◆ Exercise directions ◆
Output the data below in full, byte for byte. Nothing may differ.

************

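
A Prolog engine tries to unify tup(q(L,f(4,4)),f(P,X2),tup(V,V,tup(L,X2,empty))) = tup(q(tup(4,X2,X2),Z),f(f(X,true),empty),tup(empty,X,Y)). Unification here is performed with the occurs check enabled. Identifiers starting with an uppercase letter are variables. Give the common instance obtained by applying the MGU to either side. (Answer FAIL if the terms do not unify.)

tup(q(tup(4,empty,empty),f(4,4)),f(f(empty,true),empty),tup(empty,empty,tup(tup(4,empty,empty),empty,empty)))

Decompose tup/3: q(L,f(4,4)) = q(tup(4,X2,X2),Z),  f(P,X2) = f(f(X,true),empty),  tup(V,V,tup(L,X2,empty)) = tup(empty,X,Y).
Decompose q/2: L = tup(4,X2,X2),  f(4,4) = Z.
Bind L := tup(4,X2,X2); substituting into the one remaining equation that mentions L gives: tup(V,V,tup(tup(4,X2,X2),X2,empty)) = tup(empty,X,Y).
Bind Z := f(4,4); no other remaining equation mentions Z.
Decompose f/2: P = f(X,true),  X2 = empty.
Bind P := f(X,true); no other remaining equation mentions P.
Bind X2 := empty; substituting into the remaining equation gives: tup(V,V,tup(tup(4,empty,empty),empty,empty)) = tup(empty,X,Y). Substituting into the earlier binding gives L := tup(4,empty,empty).
Decompose tup/3: V = empty,  V = X,  tup(tup(4,empty,empty),empty,empty) = Y.
Bind V := empty; substituting into the one remaining equation that mentions V gives: empty = X.
Bind X := empty; no other remaining equation mentions X. Substituting into the earlier binding gives P := f(empty,true).
Bind Y := tup(tup(4,empty,empty),empty,empty).
Applying the MGU to either side gives tup(q(tup(4,empty,empty),f(4,4)),f(f(empty,true),empty),tup(empty,empty,tup(tup(4,empty,empty),empty,empty))).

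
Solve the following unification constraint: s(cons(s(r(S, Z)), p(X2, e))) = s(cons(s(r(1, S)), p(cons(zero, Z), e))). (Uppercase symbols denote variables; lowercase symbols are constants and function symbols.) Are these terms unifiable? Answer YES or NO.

Decompose s/1: cons(s(r(S, Z)), p(X2, e)) = cons(s(r(1, S)), p(cons(zero, Z), e)).
Decompose cons/2: s(r(S, Z)) = s(r(1, S)),  p(X2, e) = p(cons(zero, Z), e).
Decompose s/1: r(S, Z) = r(1, S).
Decompose r/2: S = 1,  Z = S.
Bind S := 1; substituting into the one remaining equation that mentions S gives: Z = 1.
Bind Z := 1; substituting into the remaining equation gives: p(X2, e) = p(cons(zero, 1), e).
Decompose p/2: X2 = cons(zero, 1),  e = e.
Bind X2 := cons(zero, 1); no other remaining equation mentions X2.
Delete trivial equation e = e.
No equations remain and no clash or occurs-check failure arose, so a unifier exists.

YES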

************

◆ Solution for this exercise ◆
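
A Prolog engine tries to unify tup(q(L,f(4,4)),f(P,X2),tup(V,V,tup(L,X2,empty))) = tup(q(tup(4,X2,X2),Z),f(f(X,true),empty),tup(empty,X,Y)). Unification here is performed with the occurs check enabled. Identifiers starting with an uppercase letter are variables. Give the common instance obtained by applying the MGU to either side. (Answer FAIL if the terms do not unify.)

tup(q(tup(4,empty,empty),f(4,4)),f(f(empty,true),empty),tup(empty,empty,tup(tup(4,empty,empty),empty,empty)))

Decompose tup/3: q(L,f(4,4)) = q(tup(4,X2,X2),Z),  f(P,X2) = f(f(X,true),empty),  tup(V,V,tup(L,X2,empty)) = tup(empty,X,Y).
Decompose q/2: L = tup(4,X2,X2),  f(4,4) = Z.
Bind L := tup(4,X2,X2); substituting into the one remaining equation that mentions L gives: tup(V,V,tup(tup(4,X2,X2),X2,empty)) = tup(empty,X,Y).
Bind Z := f(4,4); no other remaining equation mentions Z.
Decompose f/2: P = f(X,true),  X2 = empty.
Bind P := f(X,true); no other remaining equation mentions P.
Bind X2 := empty; substituting into the remaining equation gives: tup(V,V,tup(tup(4,empty,empty),empty,empty)) = tup(empty,X,Y). Substituting into the earlier binding gives L := tup(4,empty,empty).
Decompose tup/3: V = empty,  V = X,  tup(tup(4,empty,empty),empty,empty) = Y.
Bind V := empty; substituting into the one remaining equation that mentions V gives: empty = X.
Bind X := empty; no other remaining equation mentions X. Substituting into the earlier binding gives P := f(empty,true).
Bind Y := tup(tup(4,empty,empty),empty,empty).
Applying the MGU to either side gives tup(q(tup(4,empty,empty),f(4,4)),f(f(empty,true),empty),tup(empty,empty,tup(tup(4,empty,empty),empty,empty))).

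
Solve the following unification constraint: s(cons(s(r(S, Z)), p(X2, e))) = s(cons(s(r(1, S)), p(cons(zero, Z), e))). (Uppercase symbols denote variables; lowercase symbols are constants and function symbols.) Are these terms unifiable? Answer YES or NO.

Decompose s/1: cons(s(r(S, Z)), p(X2, e)) = cons(s(r(1, S)), p(cons(zero, Z), e)).
Decompose cons/2: s(r(S, Z)) = s(r(1, S)),  p(X2, e) = p(cons(zero, Z), e).
Decompose s/1: r(S, Z) = r(1, S).
Decompose r/2: S = 1,  Z = S.
Bind S := 1; substituting into the one remaining equation that mentions S gives: Z = 1.
Bind Z := 1; substituting into the remaining equation gives: p(X2, e) = p(cons(zero, 1), e).
Decompose p/2: X2 = cons(zero, 1),  e = e.
Bind X2 := cons(zero, 1); no other remaining equation mentions X2.
Delete trivial equation e = e.
No equations remain and no clash or occurs-check failure arose, so a unifier exists.

YES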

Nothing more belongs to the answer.